• _Problem to solve_: Your task is to set down the line containing "Answer: 1733/2 ≈ 866.50" and every later line of the entries, word for word, including the last.
START Input for this task
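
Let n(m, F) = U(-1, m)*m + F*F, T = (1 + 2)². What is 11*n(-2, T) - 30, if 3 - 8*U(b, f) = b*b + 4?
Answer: 1733/2 ≈ 866.50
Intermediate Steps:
U(b, f) = -⅛ - b²/8 (U(b, f) = 3/8 - (b*b + 4)/8 = 3/8 - (b² + 4)/8 = 3/8 - (4 + b²)/8 = 3/8 + (-½ - b²/8) = -⅛ - b²/8)
T = 9 (T = 3² = 9)
n(m, F) = F² - m/4 (n(m, F) = (-⅛ - ⅛*(-1)²)*m + F*F = (-⅛ - ⅛*1)*m + F² = (-⅛ - ⅛)*m + F² = -m/4 + F² = F² - m/4)
11*n(-2, T) - 30 = 11*(9² - ¼*(-2)) - 30 = 11*(81 + ½) - 30 = 11*(163/2) - 30 = 1793/2 - 30 = 1733/2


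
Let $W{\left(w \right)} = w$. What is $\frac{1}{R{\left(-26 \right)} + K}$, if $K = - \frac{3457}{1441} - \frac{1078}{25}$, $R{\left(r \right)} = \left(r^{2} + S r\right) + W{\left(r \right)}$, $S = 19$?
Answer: $\frac{36025}{3980077} \approx 0.0090513$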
END Input for this task
• _Task solution_:
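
Answer: 1733/2 ≈ 866.50
Intermediate Steps:
U(b, f) = -⅛ - b²/8 (U(b, f) = 3/8 - (b*b + 4)/8 = 3/8 - (b² + 4)/8 = 3/8 - (4 + b²)/8 = 3/8 + (-½ - b²/8) = -⅛ - b²/8)
T = 9 (T = 3² = 9)
n(m, F) = F² - m/4 (n(m, F) = (-⅛ - ⅛*(-1)²)*m + F*F = (-⅛ - ⅛*1)*m + F² = (-⅛ - ⅛)*m + F² = -m/4 + F² = F² - m/4)
11*n(-2, T) - 30 = 11*(9² - ¼*(-2)) - 30 = 11*(81 + ½) - 30 = 11*(163/2) - 30 = 1793/2 - 30 = 1733/2


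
Let $W{\left(w \right)} = w$. What is $\frac{1}{R{\left(-26 \right)} + K}$, if $K = - \frac{3457}{1441} - \frac{1078}{25}$, $R{\left(r \right)} = \left(r^{2} + S r\right) + W{\left(r \right)}$, $S = 19$?
Answer: $\frac{36025}{3980077} \approx 0.0090513$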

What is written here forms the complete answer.